── Given records ──
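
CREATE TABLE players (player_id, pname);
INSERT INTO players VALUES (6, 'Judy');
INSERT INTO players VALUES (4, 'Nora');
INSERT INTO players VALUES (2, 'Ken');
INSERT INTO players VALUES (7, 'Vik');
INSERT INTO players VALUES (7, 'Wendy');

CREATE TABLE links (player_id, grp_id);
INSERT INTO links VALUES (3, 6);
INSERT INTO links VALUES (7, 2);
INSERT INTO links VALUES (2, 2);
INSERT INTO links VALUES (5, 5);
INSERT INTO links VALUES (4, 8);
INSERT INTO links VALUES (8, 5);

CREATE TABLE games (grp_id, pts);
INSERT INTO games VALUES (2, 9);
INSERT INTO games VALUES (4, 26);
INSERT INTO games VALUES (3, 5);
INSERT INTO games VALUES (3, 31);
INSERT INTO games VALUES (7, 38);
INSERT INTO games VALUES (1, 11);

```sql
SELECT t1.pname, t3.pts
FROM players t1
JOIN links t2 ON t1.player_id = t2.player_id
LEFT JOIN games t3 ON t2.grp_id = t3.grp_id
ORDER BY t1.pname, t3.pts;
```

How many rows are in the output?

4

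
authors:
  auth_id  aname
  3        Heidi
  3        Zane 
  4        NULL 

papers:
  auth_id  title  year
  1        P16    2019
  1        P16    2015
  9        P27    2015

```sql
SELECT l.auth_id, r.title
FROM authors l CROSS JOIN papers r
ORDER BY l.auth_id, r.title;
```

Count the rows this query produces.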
───
Problem statement:
The records above must be output exactly, in full.

Response box:
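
CREATE TABLE players (player_id, pname);
INSERT INTO players VALUES (6, 'Judy');
INSERT INTO players VALUES (4, 'Nora');
INSERT INTO players VALUES (2, 'Ken');
INSERT INTO players VALUES (7, 'Vik');
INSERT INTO players VALUES (7, 'Wendy');

CREATE TABLE links (player_id, grp_id);
INSERT INTO links VALUES (3, 6);
INSERT INTO links VALUES (7, 2);
INSERT INTO links VALUES (2, 2);
INSERT INTO links VALUES (5, 5);
INSERT INTO links VALUES (4, 8);
INSERT INTO links VALUES (8, 5);

CREATE TABLE games (grp_id, pts);
INSERT INTO games VALUES (2, 9);
INSERT INTO games VALUES (4, 26);
INSERT INTO games VALUES (3, 5);
INSERT INTO games VALUES (3, 31);
INSERT INTO games VALUES (7, 38);
INSERT INTO games VALUES (1, 11);

```sql
SELECT t1.pname, t3.pts
FROM players t1
JOIN links t2 ON t1.player_id = t2.player_id
LEFT JOIN games t3 ON t2.grp_id = t3.grp_id
ORDER BY t1.pname, t3.pts;
```

How many rows are in the output?

4

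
authors:
  auth_id  aname
  3        Heidi
  3        Zane 
  4        NULL 

papers:
  auth_id  title  year
  1        P16    2019
  1        P16    2015
  9        P27    2015

```sql
SELECT l.auth_id, r.title
FROM authors l CROSS JOIN papers r
ORDER BY l.auth_id, r.title;
```

Count the rows this query produces.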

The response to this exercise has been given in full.